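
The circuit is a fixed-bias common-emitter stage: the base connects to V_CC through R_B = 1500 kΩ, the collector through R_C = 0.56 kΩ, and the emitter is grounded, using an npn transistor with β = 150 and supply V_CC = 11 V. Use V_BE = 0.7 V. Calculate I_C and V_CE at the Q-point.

I_C ≈ 1 mA, V_CE ≈ 10 V

Base loop: V_CC = I_B·R_B + V_BE, so I_B = (11 − 0.7)/1500 kΩ = 0.00687 mA.
In the active region I_C = β·I_B = 150 × 0.00687 = 1.03 mA.
Collector loop: V_CE = V_CC − I_C·R_C = 11 − 1.03×0.56 = 10.4 V.
Since V_CE = 10.4 V > V_CE(sat) ≈ 0.2 V, the transistor is in the active region as assumed.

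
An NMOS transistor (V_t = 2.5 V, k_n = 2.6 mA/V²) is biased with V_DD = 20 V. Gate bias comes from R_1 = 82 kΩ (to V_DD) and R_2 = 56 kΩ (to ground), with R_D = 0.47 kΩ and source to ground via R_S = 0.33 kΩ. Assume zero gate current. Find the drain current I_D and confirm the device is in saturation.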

····················

Would you reproduce the whole listing exactly as it stands?

== Output of the exercise ==
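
The circuit is a fixed-bias common-emitter stage: the base connects to V_CC through R_B = 1500 kΩ, the collector through R_C = 0.56 kΩ, and the emitter is grounded, using an npn transistor with β = 150 and supply V_CC = 11 V. Use V_BE = 0.7 V. Calculate I_C and V_CE at the Q-point.

I_C ≈ 1 mA, V_CE ≈ 10 V

Base loop: V_CC = I_B·R_B + V_BE, so I_B = (11 − 0.7)/1500 kΩ = 0.00687 mA.
In the active region I_C = β·I_B = 150 × 0.00687 = 1.03 mA.
Collector loop: V_CE = V_CC − I_C·R_C = 11 − 1.03×0.56 = 10.4 V.
Since V_CE = 10.4 V > V_CE(sat) ≈ 0.2 V, the transistor is in the active region as assumed.

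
An NMOS transistor (V_t = 2.5 V, k_n = 2.6 mA/V²) is biased with V_DD = 20 V. Gate bias comes from R_1 = 82 kΩ (to V_DD) and R_2 = 56 kΩ (to ground), with R_D = 0.47 kΩ and source to ground via R_S = 0.33 kΩ. Assume zero gate current. Find the drain current I_D and confirm the device is in saturation.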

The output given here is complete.